[TASK INPUT]

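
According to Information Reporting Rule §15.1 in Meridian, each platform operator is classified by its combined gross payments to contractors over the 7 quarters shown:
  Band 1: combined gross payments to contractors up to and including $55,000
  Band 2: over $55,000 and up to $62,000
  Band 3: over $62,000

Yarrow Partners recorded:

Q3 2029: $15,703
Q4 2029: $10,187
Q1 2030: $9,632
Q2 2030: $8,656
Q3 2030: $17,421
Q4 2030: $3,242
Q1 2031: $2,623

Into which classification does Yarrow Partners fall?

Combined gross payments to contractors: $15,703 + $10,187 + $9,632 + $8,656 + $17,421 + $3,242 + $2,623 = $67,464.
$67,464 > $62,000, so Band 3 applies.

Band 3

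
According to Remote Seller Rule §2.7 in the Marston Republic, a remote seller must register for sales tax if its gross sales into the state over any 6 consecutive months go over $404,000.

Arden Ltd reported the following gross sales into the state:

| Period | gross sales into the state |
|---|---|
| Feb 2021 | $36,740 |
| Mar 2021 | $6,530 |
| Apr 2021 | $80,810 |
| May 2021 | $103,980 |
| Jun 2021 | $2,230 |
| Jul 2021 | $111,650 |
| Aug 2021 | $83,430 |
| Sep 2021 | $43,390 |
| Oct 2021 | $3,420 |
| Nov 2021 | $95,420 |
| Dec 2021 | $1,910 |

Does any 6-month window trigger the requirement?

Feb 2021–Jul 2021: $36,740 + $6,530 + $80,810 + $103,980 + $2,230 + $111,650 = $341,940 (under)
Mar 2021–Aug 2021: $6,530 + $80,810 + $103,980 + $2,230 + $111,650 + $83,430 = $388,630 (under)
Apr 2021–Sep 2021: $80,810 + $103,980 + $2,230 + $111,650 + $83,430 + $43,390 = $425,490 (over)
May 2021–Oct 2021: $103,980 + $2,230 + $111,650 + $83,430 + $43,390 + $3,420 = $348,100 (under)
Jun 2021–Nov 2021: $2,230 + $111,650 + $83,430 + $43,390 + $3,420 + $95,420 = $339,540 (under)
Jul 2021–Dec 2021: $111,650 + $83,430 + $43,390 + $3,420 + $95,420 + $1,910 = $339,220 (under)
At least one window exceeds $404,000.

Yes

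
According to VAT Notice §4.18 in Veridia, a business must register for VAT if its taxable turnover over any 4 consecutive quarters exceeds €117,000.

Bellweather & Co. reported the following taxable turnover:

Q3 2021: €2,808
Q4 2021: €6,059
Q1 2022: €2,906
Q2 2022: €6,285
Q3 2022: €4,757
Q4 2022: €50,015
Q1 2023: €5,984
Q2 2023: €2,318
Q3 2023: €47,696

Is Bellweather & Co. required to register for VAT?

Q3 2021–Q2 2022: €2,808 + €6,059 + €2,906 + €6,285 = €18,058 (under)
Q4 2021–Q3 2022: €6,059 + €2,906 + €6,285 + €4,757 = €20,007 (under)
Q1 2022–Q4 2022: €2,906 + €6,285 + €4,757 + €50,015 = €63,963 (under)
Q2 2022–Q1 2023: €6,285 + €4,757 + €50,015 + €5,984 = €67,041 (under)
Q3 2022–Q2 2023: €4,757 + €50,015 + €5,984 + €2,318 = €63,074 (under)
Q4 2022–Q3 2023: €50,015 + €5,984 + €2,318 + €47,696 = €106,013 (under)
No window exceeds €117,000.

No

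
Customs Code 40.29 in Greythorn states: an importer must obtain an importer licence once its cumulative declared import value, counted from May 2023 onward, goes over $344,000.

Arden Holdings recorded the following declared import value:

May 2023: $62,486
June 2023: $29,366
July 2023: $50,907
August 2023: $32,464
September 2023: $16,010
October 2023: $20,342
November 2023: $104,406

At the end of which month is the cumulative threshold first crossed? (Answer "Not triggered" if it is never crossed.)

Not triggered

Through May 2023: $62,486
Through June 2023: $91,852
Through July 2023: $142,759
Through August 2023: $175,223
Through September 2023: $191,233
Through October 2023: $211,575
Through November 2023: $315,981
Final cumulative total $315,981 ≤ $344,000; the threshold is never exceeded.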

[/TASK INPUT]
[TASK INPUT]

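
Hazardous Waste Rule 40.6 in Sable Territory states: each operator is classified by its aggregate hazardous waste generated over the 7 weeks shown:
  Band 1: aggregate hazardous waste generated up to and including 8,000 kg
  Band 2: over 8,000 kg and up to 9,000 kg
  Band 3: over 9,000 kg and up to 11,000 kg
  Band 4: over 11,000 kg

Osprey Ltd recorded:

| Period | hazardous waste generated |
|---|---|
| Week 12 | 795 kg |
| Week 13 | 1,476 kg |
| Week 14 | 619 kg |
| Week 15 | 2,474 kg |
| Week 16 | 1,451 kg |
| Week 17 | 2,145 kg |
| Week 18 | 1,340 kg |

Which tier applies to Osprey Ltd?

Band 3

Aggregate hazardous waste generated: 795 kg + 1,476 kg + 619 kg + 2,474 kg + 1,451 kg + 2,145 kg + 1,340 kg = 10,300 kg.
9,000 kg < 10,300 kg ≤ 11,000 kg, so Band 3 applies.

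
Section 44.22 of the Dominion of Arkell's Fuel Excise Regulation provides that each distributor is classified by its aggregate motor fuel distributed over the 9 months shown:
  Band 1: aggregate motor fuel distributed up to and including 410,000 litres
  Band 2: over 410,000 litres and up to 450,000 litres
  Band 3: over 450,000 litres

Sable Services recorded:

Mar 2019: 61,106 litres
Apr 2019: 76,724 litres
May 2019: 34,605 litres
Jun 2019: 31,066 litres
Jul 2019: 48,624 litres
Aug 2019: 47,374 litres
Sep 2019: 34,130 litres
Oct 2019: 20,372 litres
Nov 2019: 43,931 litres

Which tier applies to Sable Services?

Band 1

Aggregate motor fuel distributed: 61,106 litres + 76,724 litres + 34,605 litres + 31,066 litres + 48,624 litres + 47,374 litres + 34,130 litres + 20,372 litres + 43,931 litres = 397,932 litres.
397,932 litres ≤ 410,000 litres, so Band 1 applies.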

[/TASK INPUT]

REQUIREMENT:
Pick each line holding "turnover" out of the entries above and return it.

TASK RESULT:
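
According to VAT Notice §4.18 in Veridia, a business must register for VAT if its taxable turnover over any 4 consecutive quarters exceeds €117,000.
Bellweather & Co. reported the following taxable turnover: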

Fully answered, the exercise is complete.